* **Exercise details**
The range to reproduce runs from the line containing "RT60 of 0.84" through the last line of the listing below; give exactly those lines and no others.

* **Given data**
=-=-=
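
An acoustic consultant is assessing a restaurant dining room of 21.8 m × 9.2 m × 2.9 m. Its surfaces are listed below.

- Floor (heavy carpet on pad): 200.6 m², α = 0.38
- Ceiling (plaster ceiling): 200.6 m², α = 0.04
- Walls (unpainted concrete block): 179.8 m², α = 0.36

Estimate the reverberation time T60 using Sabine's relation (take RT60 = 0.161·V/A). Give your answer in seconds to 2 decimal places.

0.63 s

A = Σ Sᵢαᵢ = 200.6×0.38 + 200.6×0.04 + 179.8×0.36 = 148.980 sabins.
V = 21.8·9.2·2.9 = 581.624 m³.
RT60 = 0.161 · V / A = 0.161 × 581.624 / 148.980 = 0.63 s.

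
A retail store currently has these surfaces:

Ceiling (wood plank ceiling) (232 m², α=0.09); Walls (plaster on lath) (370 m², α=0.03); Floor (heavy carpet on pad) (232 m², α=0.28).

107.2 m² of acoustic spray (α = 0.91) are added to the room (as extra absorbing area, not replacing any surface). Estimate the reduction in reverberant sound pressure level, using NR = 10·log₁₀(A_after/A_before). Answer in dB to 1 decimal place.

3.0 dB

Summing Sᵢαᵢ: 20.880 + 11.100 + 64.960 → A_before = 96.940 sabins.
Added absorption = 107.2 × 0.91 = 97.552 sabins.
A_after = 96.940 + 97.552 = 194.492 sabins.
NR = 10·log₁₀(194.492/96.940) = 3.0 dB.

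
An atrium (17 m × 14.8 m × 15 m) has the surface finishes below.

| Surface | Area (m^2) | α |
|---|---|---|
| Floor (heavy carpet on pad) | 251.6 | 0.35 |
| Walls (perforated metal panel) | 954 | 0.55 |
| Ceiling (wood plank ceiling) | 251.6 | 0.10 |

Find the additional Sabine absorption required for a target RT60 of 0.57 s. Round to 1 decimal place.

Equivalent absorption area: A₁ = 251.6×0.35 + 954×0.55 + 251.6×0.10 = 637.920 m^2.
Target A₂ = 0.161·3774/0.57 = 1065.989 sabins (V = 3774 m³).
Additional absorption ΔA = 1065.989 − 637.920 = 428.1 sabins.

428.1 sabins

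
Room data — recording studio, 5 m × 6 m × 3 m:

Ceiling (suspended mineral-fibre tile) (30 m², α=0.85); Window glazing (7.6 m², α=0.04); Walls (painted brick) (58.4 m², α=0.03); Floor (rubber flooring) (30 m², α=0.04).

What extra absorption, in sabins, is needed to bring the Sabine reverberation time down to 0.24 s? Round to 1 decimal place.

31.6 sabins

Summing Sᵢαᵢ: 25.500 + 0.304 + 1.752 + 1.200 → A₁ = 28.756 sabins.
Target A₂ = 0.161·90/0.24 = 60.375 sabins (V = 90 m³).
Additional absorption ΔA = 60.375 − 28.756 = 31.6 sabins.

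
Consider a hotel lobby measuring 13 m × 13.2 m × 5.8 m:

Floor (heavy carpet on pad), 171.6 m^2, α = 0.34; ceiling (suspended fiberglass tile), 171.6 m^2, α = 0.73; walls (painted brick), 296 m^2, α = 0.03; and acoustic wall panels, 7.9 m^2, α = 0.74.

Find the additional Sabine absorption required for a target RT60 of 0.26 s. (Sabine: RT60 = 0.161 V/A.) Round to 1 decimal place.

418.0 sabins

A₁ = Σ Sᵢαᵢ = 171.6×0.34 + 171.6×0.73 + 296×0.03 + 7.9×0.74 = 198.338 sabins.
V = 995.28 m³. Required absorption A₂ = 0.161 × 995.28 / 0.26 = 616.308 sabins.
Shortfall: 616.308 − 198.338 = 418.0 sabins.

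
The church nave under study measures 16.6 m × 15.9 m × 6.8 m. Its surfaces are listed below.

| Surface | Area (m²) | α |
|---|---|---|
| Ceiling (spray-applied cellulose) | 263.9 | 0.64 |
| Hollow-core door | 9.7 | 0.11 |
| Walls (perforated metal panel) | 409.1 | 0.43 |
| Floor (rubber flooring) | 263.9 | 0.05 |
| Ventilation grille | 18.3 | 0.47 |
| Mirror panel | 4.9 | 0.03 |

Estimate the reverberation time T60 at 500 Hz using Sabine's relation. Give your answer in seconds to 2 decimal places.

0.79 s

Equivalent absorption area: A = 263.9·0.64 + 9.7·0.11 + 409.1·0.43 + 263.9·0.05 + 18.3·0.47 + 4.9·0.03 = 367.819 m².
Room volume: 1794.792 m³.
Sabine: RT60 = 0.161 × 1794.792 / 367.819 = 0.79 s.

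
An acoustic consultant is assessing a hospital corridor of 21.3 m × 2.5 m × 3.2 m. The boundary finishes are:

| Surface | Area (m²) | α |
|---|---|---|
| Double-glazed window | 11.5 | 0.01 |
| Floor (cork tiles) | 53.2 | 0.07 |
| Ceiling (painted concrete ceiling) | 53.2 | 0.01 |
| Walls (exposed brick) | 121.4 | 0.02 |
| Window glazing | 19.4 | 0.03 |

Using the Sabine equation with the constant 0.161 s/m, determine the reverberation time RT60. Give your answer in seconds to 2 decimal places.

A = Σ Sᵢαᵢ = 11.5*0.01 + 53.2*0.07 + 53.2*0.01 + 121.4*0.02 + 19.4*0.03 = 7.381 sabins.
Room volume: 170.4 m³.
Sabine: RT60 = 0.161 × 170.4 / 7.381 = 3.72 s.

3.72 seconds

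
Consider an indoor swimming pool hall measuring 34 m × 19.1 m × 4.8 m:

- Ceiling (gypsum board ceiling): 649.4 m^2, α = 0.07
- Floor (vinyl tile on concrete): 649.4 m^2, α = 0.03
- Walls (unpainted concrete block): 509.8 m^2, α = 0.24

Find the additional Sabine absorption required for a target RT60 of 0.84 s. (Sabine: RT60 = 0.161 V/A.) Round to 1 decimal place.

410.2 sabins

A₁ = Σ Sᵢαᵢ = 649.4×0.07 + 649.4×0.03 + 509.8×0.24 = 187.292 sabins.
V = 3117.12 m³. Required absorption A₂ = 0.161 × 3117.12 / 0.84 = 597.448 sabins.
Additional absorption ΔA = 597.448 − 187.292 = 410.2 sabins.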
=-=-=
* **Answer box**
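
Find the additional Sabine absorption required for a target RT60 of 0.84 s. (Sabine: RT60 = 0.161 V/A.) Round to 1 decimal place.

410.2 sabins

A₁ = Σ Sᵢαᵢ = 649.4×0.07 + 649.4×0.03 + 509.8×0.24 = 187.292 sabins.
V = 3117.12 m³. Required absorption A₂ = 0.161 × 3117.12 / 0.84 = 597.448 sabins.
Additional absorption ΔA = 597.448 − 187.292 = 410.2 sabins.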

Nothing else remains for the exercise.